WHAT TO DO
Which lines of the records contain the word "deciding"? Show each of them.

GIVEN DATA
BEGIN

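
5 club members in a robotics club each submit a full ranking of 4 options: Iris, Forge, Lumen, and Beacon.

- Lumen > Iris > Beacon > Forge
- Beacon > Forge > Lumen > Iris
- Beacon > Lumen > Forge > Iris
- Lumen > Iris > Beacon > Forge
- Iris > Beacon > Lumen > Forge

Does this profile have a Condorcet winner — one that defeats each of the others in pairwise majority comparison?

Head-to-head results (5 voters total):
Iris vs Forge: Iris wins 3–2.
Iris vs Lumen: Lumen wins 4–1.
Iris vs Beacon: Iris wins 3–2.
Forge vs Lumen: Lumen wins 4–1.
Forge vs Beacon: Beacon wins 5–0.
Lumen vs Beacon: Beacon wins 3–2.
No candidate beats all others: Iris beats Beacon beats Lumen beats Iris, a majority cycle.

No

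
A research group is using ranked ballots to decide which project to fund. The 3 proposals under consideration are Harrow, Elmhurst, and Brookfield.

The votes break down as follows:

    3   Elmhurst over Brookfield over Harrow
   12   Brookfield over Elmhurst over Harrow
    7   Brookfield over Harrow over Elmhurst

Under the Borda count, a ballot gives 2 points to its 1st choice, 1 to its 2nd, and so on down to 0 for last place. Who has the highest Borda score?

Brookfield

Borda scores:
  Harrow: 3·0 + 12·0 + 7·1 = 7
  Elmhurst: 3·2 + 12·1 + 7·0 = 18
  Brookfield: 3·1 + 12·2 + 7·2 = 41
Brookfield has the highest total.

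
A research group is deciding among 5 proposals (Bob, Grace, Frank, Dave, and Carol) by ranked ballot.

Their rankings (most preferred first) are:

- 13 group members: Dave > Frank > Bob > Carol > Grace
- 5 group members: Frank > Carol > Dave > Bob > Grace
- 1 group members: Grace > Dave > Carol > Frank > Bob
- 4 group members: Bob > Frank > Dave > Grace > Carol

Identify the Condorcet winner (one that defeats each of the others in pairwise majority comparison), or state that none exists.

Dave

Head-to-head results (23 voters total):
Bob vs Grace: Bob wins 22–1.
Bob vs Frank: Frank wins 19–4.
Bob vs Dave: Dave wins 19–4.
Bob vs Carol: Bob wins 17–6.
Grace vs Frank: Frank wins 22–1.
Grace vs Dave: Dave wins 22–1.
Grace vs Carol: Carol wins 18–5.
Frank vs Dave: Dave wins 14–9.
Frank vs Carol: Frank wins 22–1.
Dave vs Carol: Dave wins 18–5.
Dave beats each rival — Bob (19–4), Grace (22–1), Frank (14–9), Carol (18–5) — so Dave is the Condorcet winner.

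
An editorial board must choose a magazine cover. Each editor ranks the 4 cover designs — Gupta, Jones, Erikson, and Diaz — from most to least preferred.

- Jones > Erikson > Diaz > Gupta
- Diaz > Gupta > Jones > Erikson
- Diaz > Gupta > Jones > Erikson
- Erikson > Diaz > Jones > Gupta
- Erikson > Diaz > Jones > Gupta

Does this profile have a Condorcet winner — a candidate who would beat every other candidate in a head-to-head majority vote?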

END
BEGIN

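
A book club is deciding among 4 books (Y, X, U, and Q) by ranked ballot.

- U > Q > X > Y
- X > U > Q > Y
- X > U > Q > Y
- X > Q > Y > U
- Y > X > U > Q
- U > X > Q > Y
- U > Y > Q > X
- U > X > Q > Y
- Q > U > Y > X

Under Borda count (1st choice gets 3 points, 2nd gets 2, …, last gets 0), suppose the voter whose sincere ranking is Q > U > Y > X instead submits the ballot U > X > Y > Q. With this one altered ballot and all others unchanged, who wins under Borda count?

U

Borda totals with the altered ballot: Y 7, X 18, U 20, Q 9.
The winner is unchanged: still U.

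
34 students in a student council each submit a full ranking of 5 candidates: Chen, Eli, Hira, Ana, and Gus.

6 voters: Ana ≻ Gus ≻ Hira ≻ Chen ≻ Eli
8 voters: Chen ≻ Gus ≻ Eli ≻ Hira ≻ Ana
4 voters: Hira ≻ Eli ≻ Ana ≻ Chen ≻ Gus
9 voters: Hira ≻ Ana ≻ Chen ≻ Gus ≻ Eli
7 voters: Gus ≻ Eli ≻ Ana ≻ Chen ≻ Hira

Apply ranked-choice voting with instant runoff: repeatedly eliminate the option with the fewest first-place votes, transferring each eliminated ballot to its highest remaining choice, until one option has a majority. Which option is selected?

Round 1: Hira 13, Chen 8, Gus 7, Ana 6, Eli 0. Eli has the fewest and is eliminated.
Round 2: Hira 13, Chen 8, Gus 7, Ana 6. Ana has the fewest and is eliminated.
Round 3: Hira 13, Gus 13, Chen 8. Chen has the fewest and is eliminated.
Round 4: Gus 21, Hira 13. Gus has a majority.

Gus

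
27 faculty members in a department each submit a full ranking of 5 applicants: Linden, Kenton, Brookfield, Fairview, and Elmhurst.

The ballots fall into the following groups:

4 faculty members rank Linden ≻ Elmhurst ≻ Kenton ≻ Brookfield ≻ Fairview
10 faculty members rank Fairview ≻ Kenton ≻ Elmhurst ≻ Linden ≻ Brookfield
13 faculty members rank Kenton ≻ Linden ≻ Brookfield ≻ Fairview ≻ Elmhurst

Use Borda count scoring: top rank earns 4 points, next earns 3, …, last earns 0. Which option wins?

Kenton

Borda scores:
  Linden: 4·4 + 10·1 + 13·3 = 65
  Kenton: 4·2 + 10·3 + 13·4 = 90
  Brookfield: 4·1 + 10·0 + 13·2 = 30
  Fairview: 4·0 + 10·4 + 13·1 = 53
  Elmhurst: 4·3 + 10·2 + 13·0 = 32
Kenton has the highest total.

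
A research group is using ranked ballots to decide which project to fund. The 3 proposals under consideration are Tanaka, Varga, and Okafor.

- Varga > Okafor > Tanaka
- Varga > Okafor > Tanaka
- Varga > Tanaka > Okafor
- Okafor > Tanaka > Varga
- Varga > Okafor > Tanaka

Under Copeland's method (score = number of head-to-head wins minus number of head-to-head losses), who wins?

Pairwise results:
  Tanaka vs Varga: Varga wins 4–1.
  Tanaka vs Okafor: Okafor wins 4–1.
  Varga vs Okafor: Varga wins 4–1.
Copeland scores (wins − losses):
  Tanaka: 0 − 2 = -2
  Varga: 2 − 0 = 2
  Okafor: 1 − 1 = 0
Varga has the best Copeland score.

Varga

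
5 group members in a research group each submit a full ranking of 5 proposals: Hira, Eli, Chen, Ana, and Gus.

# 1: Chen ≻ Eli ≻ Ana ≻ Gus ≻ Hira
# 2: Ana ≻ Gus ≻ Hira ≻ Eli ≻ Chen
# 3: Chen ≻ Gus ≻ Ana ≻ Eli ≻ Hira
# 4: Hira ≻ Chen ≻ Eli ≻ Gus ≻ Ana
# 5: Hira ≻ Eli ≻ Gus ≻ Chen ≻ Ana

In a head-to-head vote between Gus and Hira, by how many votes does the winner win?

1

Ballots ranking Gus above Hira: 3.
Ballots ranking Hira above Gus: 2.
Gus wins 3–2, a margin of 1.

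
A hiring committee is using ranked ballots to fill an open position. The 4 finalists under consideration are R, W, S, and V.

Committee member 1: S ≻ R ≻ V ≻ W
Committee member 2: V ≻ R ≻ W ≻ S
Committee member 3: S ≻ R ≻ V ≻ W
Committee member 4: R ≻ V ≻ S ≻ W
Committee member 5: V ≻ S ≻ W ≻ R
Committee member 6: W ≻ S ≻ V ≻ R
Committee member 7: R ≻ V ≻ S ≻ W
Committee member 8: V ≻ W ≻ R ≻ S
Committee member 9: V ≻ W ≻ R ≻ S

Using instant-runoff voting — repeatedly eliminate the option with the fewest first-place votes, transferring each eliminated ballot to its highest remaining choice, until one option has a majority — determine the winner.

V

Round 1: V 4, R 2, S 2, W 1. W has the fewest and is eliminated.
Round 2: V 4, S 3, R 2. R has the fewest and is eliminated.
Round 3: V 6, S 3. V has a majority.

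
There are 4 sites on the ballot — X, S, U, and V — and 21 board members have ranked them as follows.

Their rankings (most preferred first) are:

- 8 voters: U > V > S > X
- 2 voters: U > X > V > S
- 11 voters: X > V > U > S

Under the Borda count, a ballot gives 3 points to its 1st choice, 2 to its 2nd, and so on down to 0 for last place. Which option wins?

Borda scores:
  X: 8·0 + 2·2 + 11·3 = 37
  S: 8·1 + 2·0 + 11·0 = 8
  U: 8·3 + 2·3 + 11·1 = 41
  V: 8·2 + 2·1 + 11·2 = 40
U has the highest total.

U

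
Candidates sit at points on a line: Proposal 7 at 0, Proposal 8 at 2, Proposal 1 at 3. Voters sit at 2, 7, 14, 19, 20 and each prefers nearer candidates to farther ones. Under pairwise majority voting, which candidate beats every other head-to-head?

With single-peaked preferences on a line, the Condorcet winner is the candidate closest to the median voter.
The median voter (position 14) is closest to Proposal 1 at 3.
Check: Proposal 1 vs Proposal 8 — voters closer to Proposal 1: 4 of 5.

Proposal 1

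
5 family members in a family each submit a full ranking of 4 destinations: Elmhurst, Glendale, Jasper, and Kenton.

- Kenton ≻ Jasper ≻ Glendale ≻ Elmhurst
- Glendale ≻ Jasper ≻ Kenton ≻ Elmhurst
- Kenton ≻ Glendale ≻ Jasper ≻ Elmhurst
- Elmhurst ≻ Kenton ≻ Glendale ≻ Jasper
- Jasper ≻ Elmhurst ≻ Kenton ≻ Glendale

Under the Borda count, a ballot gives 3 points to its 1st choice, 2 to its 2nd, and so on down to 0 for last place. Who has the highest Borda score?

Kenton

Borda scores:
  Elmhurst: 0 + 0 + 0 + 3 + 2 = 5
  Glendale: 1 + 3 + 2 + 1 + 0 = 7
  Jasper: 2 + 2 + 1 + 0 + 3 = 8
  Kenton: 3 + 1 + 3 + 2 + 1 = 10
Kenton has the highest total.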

END
BEGIN

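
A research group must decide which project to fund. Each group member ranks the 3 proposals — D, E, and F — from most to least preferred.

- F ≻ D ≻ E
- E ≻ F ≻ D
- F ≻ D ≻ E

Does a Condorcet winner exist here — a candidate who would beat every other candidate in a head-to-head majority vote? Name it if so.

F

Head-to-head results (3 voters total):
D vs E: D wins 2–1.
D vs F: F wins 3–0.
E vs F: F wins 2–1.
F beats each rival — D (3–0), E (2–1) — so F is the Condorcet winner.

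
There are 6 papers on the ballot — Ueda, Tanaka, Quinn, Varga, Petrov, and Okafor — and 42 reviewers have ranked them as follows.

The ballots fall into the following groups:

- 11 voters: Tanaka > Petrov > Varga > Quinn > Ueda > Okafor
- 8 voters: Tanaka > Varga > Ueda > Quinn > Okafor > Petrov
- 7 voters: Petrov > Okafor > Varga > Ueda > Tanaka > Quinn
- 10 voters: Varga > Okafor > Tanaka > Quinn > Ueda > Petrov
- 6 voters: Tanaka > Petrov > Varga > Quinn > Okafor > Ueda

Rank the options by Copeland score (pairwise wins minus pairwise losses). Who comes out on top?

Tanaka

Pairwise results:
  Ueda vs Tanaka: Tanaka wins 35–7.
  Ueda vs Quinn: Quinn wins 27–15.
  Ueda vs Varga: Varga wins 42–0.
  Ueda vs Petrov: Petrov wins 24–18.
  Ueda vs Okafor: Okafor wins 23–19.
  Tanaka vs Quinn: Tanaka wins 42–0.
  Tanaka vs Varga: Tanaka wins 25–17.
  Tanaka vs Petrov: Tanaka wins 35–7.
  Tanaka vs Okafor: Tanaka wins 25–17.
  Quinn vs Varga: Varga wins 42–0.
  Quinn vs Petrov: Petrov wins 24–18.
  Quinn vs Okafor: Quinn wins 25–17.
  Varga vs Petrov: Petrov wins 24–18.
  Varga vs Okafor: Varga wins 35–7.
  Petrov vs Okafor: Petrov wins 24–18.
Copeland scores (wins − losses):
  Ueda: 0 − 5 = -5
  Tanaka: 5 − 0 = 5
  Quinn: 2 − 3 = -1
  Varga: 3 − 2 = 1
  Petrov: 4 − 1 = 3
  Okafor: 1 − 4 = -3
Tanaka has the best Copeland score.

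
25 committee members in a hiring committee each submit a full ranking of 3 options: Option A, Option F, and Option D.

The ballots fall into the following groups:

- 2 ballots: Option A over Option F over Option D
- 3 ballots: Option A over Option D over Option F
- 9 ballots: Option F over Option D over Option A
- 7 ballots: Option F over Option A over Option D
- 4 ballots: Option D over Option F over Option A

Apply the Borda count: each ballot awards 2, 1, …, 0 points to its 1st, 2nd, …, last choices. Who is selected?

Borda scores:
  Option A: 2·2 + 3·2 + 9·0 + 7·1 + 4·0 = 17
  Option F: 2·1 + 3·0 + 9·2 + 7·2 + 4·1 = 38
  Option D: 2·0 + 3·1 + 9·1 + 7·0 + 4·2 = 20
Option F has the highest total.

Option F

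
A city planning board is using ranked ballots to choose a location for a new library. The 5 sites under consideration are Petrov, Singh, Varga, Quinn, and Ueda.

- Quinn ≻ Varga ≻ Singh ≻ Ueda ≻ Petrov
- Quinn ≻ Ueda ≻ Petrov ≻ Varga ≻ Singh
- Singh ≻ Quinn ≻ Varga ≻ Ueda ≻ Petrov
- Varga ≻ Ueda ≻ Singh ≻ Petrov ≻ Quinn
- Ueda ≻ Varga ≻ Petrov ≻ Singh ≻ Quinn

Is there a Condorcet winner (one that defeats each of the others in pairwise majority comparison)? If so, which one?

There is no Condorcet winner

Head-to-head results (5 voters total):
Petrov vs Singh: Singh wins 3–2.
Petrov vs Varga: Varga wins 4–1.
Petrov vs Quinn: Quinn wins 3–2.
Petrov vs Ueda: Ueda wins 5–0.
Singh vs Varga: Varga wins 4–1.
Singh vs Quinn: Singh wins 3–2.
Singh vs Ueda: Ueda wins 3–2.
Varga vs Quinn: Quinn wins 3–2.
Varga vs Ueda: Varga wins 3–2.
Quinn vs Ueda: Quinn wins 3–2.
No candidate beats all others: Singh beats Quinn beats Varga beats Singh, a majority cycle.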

END

ANSWER BOX
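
A research group is deciding among 5 proposals (Bob, Grace, Frank, Dave, and Carol) by ranked ballot.
A book club is deciding among 4 books (Y, X, U, and Q) by ranked ballot.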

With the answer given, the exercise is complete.